→ **WORK REQUIRED**:
Print out the complete set of records below, exactly as they read.

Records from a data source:

====================

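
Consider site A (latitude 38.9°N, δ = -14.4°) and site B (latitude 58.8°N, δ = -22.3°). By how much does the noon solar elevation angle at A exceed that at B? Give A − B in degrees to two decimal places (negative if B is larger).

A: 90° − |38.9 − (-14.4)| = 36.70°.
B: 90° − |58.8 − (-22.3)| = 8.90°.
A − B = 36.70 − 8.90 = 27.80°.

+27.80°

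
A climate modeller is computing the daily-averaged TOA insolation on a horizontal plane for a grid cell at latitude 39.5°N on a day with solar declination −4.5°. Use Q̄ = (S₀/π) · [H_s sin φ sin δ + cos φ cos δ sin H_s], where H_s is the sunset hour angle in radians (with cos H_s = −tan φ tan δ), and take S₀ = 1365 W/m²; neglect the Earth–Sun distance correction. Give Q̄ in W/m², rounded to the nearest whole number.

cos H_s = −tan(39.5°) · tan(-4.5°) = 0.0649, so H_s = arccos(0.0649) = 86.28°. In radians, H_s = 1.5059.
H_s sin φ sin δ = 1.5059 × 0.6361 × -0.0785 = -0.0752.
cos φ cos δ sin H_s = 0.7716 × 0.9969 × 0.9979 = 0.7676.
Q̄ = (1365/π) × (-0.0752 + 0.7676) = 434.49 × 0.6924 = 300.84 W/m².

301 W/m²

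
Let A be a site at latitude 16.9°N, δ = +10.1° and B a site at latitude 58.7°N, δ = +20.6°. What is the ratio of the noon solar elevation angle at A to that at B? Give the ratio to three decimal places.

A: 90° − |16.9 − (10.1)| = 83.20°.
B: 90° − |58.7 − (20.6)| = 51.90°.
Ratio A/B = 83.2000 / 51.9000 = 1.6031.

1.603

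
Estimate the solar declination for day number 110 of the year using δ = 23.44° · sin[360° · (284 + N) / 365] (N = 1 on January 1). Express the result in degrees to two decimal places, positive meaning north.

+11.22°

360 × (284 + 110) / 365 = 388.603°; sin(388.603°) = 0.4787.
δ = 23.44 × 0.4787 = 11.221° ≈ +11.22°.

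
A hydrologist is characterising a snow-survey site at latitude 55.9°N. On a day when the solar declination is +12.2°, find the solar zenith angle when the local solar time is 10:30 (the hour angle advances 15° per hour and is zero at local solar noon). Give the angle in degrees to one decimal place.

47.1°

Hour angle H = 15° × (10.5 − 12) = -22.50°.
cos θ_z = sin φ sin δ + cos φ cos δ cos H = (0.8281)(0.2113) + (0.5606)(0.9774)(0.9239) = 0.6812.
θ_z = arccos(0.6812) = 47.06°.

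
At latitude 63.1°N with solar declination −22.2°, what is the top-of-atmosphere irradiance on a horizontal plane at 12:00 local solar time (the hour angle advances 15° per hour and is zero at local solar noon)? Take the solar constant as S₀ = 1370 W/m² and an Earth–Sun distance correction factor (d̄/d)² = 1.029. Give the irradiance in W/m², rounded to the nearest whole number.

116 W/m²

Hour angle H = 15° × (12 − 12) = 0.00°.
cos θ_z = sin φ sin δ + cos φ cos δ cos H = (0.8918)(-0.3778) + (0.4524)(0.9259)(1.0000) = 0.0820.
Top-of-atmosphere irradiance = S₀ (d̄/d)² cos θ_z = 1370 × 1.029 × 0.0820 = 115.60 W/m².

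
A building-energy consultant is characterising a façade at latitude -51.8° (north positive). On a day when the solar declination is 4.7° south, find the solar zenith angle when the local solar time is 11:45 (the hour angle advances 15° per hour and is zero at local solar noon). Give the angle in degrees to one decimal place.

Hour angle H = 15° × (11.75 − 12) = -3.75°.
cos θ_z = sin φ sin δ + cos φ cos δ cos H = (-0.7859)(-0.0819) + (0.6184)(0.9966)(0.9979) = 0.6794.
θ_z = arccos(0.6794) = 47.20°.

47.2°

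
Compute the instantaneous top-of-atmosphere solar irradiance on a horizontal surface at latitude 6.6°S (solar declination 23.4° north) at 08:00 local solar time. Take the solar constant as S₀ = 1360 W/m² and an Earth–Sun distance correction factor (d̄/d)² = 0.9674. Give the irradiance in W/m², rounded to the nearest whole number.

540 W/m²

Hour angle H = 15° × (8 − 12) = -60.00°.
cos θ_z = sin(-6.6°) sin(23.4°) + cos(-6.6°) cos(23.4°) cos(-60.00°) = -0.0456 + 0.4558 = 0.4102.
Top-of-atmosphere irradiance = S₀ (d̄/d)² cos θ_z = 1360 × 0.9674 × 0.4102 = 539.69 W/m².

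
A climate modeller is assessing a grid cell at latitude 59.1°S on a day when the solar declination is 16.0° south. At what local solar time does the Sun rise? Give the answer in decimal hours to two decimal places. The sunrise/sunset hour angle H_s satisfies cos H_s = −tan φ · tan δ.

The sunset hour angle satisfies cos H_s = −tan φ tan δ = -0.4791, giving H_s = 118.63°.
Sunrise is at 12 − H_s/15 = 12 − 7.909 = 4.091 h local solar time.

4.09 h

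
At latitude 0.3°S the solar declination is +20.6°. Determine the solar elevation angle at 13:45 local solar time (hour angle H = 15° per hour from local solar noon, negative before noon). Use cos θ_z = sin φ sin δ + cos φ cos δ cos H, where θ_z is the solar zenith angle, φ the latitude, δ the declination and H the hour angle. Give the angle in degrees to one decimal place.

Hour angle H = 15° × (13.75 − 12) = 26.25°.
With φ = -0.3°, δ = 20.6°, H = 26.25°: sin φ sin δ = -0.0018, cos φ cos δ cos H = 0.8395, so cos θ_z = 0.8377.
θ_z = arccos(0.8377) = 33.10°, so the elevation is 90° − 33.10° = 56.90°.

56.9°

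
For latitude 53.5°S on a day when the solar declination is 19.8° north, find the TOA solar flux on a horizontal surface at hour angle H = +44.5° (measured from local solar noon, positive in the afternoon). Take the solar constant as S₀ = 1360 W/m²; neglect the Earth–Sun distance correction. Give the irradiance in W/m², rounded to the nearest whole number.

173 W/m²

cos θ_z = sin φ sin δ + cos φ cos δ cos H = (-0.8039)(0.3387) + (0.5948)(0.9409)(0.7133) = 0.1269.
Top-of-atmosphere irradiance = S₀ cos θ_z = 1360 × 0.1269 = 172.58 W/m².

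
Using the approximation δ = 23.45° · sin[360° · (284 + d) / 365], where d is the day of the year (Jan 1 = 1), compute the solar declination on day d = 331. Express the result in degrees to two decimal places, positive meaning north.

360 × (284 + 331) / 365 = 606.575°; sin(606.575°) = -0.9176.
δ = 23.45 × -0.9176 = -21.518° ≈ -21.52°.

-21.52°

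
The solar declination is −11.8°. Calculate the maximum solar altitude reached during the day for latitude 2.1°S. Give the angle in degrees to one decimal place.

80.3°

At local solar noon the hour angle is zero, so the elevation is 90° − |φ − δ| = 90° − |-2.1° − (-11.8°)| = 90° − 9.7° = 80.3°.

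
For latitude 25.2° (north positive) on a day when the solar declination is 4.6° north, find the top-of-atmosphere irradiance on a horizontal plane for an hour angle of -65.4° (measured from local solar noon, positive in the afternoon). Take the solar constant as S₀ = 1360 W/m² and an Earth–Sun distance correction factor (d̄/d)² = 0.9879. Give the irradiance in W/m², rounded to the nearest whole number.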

====================

→ **OUTPUT FOR THIS EXERCISE**:
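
Consider site A (latitude 38.9°N, δ = -14.4°) and site B (latitude 58.8°N, δ = -22.3°). By how much does the noon solar elevation angle at A exceed that at B? Give A − B in degrees to two decimal places (negative if B is larger).

A: 90° − |38.9 − (-14.4)| = 36.70°.
B: 90° − |58.8 − (-22.3)| = 8.90°.
A − B = 36.70 − 8.90 = 27.80°.

+27.80°

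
A climate modeller is computing the daily-averaged TOA insolation on a horizontal plane for a grid cell at latitude 39.5°N on a day with solar declination −4.5°. Use Q̄ = (S₀/π) · [H_s sin φ sin δ + cos φ cos δ sin H_s], where H_s is the sunset hour angle in radians (with cos H_s = −tan φ tan δ), and take S₀ = 1365 W/m²; neglect the Earth–Sun distance correction. Give Q̄ in W/m², rounded to the nearest whole number.

cos H_s = −tan(39.5°) · tan(-4.5°) = 0.0649, so H_s = arccos(0.0649) = 86.28°. In radians, H_s = 1.5059.
H_s sin φ sin δ = 1.5059 × 0.6361 × -0.0785 = -0.0752.
cos φ cos δ sin H_s = 0.7716 × 0.9969 × 0.9979 = 0.7676.
Q̄ = (1365/π) × (-0.0752 + 0.7676) = 434.49 × 0.6924 = 300.84 W/m².

301 W/m²

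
Let A be a site at latitude 16.9°N, δ = +10.1° and B a site at latitude 58.7°N, δ = +20.6°. What is the ratio of the noon solar elevation angle at A to that at B? Give the ratio to three decimal places.

A: 90° − |16.9 − (10.1)| = 83.20°.
B: 90° − |58.7 − (20.6)| = 51.90°.
Ratio A/B = 83.2000 / 51.9000 = 1.6031.

1.603

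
Estimate the solar declination for day number 110 of the year using δ = 23.44° · sin[360° · (284 + N) / 365] (N = 1 on January 1). Express the result in degrees to two decimal places, positive meaning north.

+11.22°

360 × (284 + 110) / 365 = 388.603°; sin(388.603°) = 0.4787.
δ = 23.44 × 0.4787 = 11.221° ≈ +11.22°.

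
A hydrologist is characterising a snow-survey site at latitude 55.9°N. On a day when the solar declination is +12.2°, find the solar zenith angle when the local solar time is 10:30 (the hour angle advances 15° per hour and is zero at local solar noon). Give the angle in degrees to one decimal place.

47.1°

Hour angle H = 15° × (10.5 − 12) = -22.50°.
cos θ_z = sin φ sin δ + cos φ cos δ cos H = (0.8281)(0.2113) + (0.5606)(0.9774)(0.9239) = 0.6812.
θ_z = arccos(0.6812) = 47.06°.

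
At latitude 63.1°N with solar declination −22.2°, what is the top-of-atmosphere irradiance on a horizontal plane at 12:00 local solar time (the hour angle advances 15° per hour and is zero at local solar noon)? Take the solar constant as S₀ = 1370 W/m² and an Earth–Sun distance correction factor (d̄/d)² = 1.029. Give the irradiance in W/m², rounded to the nearest whole number.

116 W/m²

Hour angle H = 15° × (12 − 12) = 0.00°.
cos θ_z = sin φ sin δ + cos φ cos δ cos H = (0.8918)(-0.3778) + (0.4524)(0.9259)(1.0000) = 0.0820.
Top-of-atmosphere irradiance = S₀ (d̄/d)² cos θ_z = 1370 × 1.029 × 0.0820 = 115.60 W/m².

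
A building-energy consultant is characterising a façade at latitude -51.8° (north positive). On a day when the solar declination is 4.7° south, find the solar zenith angle when the local solar time is 11:45 (the hour angle advances 15° per hour and is zero at local solar noon). Give the angle in degrees to one decimal place.

Hour angle H = 15° × (11.75 − 12) = -3.75°.
cos θ_z = sin φ sin δ + cos φ cos δ cos H = (-0.7859)(-0.0819) + (0.6184)(0.9966)(0.9979) = 0.6794.
θ_z = arccos(0.6794) = 47.20°.

47.2°

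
Compute the instantaneous top-of-atmosphere solar irradiance on a horizontal surface at latitude 6.6°S (solar declination 23.4° north) at 08:00 local solar time. Take the solar constant as S₀ = 1360 W/m² and an Earth–Sun distance correction factor (d̄/d)² = 0.9674. Give the irradiance in W/m², rounded to the nearest whole number.

540 W/m²

Hour angle H = 15° × (8 − 12) = -60.00°.
cos θ_z = sin(-6.6°) sin(23.4°) + cos(-6.6°) cos(23.4°) cos(-60.00°) = -0.0456 + 0.4558 = 0.4102.
Top-of-atmosphere irradiance = S₀ (d̄/d)² cos θ_z = 1360 × 0.9674 × 0.4102 = 539.69 W/m².

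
A climate modeller is assessing a grid cell at latitude 59.1°S on a day when the solar declination is 16.0° south. At what local solar time does the Sun rise? Give the answer in decimal hours to two decimal places. The sunrise/sunset hour angle H_s satisfies cos H_s = −tan φ · tan δ.

The sunset hour angle satisfies cos H_s = −tan φ tan δ = -0.4791, giving H_s = 118.63°.
Sunrise is at 12 − H_s/15 = 12 − 7.909 = 4.091 h local solar time.

4.09 h

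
At latitude 0.3°S the solar declination is +20.6°. Determine the solar elevation angle at 13:45 local solar time (hour angle H = 15° per hour from local solar noon, negative before noon). Use cos θ_z = sin φ sin δ + cos φ cos δ cos H, where θ_z is the solar zenith angle, φ the latitude, δ the declination and H the hour angle. Give the angle in degrees to one decimal place.

Hour angle H = 15° × (13.75 − 12) = 26.25°.
With φ = -0.3°, δ = 20.6°, H = 26.25°: sin φ sin δ = -0.0018, cos φ cos δ cos H = 0.8395, so cos θ_z = 0.8377.
θ_z = arccos(0.8377) = 33.10°, so the elevation is 90° − 33.10° = 56.90°.

56.9°

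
For latitude 53.5°S on a day when the solar declination is 19.8° north, find the TOA solar flux on a horizontal surface at hour angle H = +44.5° (measured from local solar noon, positive in the afternoon). Take the solar constant as S₀ = 1360 W/m²; neglect the Earth–Sun distance correction. Give the irradiance in W/m², rounded to the nearest whole number.

173 W/m²

cos θ_z = sin φ sin δ + cos φ cos δ cos H = (-0.8039)(0.3387) + (0.5948)(0.9409)(0.7133) = 0.1269.
Top-of-atmosphere irradiance = S₀ cos θ_z = 1360 × 0.1269 = 172.58 W/m².

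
Using the approximation δ = 23.45° · sin[360° · (284 + d) / 365], where d is the day of the year (Jan 1 = 1), compute the solar declination on day d = 331. Express the result in degrees to two decimal places, positive meaning north.

360 × (284 + 331) / 365 = 606.575°; sin(606.575°) = -0.9176.
δ = 23.45 × -0.9176 = -21.518° ≈ -21.52°.

-21.52°

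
The solar declination is −11.8°. Calculate the maximum solar altitude reached during the day for latitude 2.1°S. Give the angle in degrees to one decimal place.

80.3°

At local solar noon the hour angle is zero, so the elevation is 90° − |φ − δ| = 90° − |-2.1° − (-11.8°)| = 90° − 9.7° = 80.3°.

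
For latitude 25.2° (north positive) on a day when the solar declination is 4.6° north, find the top-of-atmosphere irradiance on a horizontal plane for an hour angle of -65.4° (measured from local solar noon, positive in the afternoon). Take the solar constant as S₀ = 1360 W/m² and an Earth–Sun distance correction factor (d̄/d)² = 0.9879. Give the irradiance in W/m², rounded to the nearest whole number.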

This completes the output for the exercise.